▶ [About this exercise]:
All entries shown below must be given again word for word.

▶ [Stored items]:
══════════════════════════════
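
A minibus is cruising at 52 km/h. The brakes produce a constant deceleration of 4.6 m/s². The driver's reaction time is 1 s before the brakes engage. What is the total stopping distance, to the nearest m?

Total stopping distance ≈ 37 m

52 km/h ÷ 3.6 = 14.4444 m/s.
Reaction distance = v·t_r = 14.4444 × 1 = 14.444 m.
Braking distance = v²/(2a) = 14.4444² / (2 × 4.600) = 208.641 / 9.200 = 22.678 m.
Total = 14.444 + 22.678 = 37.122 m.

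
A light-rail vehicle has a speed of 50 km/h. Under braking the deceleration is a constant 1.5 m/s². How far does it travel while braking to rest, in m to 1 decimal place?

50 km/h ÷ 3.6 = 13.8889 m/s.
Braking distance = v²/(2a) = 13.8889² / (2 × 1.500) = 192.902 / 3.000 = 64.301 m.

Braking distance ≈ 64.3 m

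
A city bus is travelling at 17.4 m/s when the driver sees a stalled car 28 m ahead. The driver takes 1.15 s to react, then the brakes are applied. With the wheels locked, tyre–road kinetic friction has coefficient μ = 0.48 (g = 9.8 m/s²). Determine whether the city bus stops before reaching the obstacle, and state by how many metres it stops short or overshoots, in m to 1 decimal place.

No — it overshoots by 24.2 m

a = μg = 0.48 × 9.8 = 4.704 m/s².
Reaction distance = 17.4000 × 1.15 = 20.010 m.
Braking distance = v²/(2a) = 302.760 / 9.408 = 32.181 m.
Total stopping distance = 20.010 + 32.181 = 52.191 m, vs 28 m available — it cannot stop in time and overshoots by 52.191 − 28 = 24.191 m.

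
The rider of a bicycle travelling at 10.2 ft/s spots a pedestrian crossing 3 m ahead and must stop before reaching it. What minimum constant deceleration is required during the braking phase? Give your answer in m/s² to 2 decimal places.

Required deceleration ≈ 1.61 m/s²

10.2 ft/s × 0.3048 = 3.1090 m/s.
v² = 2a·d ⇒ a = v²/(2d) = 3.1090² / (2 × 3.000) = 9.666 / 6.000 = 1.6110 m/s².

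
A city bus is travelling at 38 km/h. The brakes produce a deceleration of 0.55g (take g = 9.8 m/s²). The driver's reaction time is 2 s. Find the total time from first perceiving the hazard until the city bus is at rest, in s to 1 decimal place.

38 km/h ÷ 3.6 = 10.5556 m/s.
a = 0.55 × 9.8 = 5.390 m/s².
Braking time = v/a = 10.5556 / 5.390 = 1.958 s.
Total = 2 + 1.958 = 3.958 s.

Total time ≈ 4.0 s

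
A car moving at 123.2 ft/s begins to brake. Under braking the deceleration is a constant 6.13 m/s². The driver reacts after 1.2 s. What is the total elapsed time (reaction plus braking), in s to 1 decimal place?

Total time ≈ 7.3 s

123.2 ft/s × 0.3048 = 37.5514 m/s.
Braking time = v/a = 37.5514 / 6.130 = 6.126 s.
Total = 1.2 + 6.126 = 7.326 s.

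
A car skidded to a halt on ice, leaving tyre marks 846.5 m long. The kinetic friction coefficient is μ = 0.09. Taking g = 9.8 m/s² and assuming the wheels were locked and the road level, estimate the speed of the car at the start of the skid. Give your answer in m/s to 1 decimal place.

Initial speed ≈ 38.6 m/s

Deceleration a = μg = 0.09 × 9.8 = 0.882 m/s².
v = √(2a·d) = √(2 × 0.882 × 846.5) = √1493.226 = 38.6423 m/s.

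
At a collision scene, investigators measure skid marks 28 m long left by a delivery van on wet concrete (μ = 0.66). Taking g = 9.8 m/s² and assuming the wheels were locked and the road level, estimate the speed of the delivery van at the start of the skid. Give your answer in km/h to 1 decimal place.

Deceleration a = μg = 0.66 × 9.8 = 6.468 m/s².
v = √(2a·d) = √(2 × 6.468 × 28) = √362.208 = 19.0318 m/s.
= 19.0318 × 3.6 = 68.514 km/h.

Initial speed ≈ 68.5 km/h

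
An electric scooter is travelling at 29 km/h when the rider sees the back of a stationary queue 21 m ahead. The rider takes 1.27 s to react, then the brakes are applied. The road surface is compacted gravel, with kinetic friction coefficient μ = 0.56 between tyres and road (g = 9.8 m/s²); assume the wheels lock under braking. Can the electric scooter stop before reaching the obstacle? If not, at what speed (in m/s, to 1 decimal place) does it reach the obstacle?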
══════════════════════════════
▶ [Task output]:
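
A minibus is cruising at 52 km/h. The brakes produce a constant deceleration of 4.6 m/s². The driver's reaction time is 1 s before the brakes engage. What is the total stopping distance, to the nearest m?

Total stopping distance ≈ 37 m

52 km/h ÷ 3.6 = 14.4444 m/s.
Reaction distance = v·t_r = 14.4444 × 1 = 14.444 m.
Braking distance = v²/(2a) = 14.4444² / (2 × 4.600) = 208.641 / 9.200 = 22.678 m.
Total = 14.444 + 22.678 = 37.122 m.

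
A light-rail vehicle has a speed of 50 km/h. Under braking the deceleration is a constant 1.5 m/s². How far does it travel while braking to rest, in m to 1 decimal place?

50 km/h ÷ 3.6 = 13.8889 m/s.
Braking distance = v²/(2a) = 13.8889² / (2 × 1.500) = 192.902 / 3.000 = 64.301 m.

Braking distance ≈ 64.3 m

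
A city bus is travelling at 17.4 m/s when the driver sees a stalled car 28 m ahead. The driver takes 1.15 s to react, then the brakes are applied. With the wheels locked, tyre–road kinetic friction has coefficient μ = 0.48 (g = 9.8 m/s²). Determine whether the city bus stops before reaching the obstacle, and state by how many metres it stops short or overshoots, in m to 1 decimal place.

No — it overshoots by 24.2 m

a = μg = 0.48 × 9.8 = 4.704 m/s².
Reaction distance = 17.4000 × 1.15 = 20.010 m.
Braking distance = v²/(2a) = 302.760 / 9.408 = 32.181 m.
Total stopping distance = 20.010 + 32.181 = 52.191 m, vs 28 m available — it cannot stop in time and overshoots by 52.191 − 28 = 24.191 m.

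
The rider of a bicycle travelling at 10.2 ft/s spots a pedestrian crossing 3 m ahead and must stop before reaching it. What minimum constant deceleration is required during the braking phase? Give your answer in m/s² to 2 decimal places.

Required deceleration ≈ 1.61 m/s²

10.2 ft/s × 0.3048 = 3.1090 m/s.
v² = 2a·d ⇒ a = v²/(2d) = 3.1090² / (2 × 3.000) = 9.666 / 6.000 = 1.6110 m/s².

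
A city bus is travelling at 38 km/h. The brakes produce a deceleration of 0.55g (take g = 9.8 m/s²). The driver's reaction time is 2 s. Find the total time from first perceiving the hazard until the city bus is at rest, in s to 1 decimal place.

38 km/h ÷ 3.6 = 10.5556 m/s.
a = 0.55 × 9.8 = 5.390 m/s².
Braking time = v/a = 10.5556 / 5.390 = 1.958 s.
Total = 2 + 1.958 = 3.958 s.

Total time ≈ 4.0 s

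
A car moving at 123.2 ft/s begins to brake. Under braking the deceleration is a constant 6.13 m/s². The driver reacts after 1.2 s. What is the total elapsed time (reaction plus braking), in s to 1 decimal place?

Total time ≈ 7.3 s

123.2 ft/s × 0.3048 = 37.5514 m/s.
Braking time = v/a = 37.5514 / 6.130 = 6.126 s.
Total = 1.2 + 6.126 = 7.326 s.

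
A car skidded to a halt on ice, leaving tyre marks 846.5 m long. The kinetic friction coefficient is μ = 0.09. Taking g = 9.8 m/s² and assuming the wheels were locked and the road level, estimate the speed of the car at the start of the skid. Give your answer in m/s to 1 decimal place.

Initial speed ≈ 38.6 m/s

Deceleration a = μg = 0.09 × 9.8 = 0.882 m/s².
v = √(2a·d) = √(2 × 0.882 × 846.5) = √1493.226 = 38.6423 m/s.

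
At a collision scene, investigators measure skid marks 28 m long left by a delivery van on wet concrete (μ = 0.66). Taking g = 9.8 m/s² and assuming the wheels were locked and the road level, estimate the speed of the delivery van at the start of the skid. Give your answer in km/h to 1 decimal place.

Deceleration a = μg = 0.66 × 9.8 = 6.468 m/s².
v = √(2a·d) = √(2 × 6.468 × 28) = √362.208 = 19.0318 m/s.
= 19.0318 × 3.6 = 68.514 km/h.

Initial speed ≈ 68.5 km/h

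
An electric scooter is travelling at 29 km/h when the rider sees the back of a stationary queue 21 m ahead. The rider takes 1.27 s to react, then the brakes are applied. The road surface is compacted gravel, with kinetic friction coefficient μ = 0.56 between tyres and road (g = 9.8 m/s²); assume the wheels lock under braking. Can the electric scooter stop before reaching the obstacle? If not, at what speed (in m/s, to 1 decimal place) does it reach the obstacle?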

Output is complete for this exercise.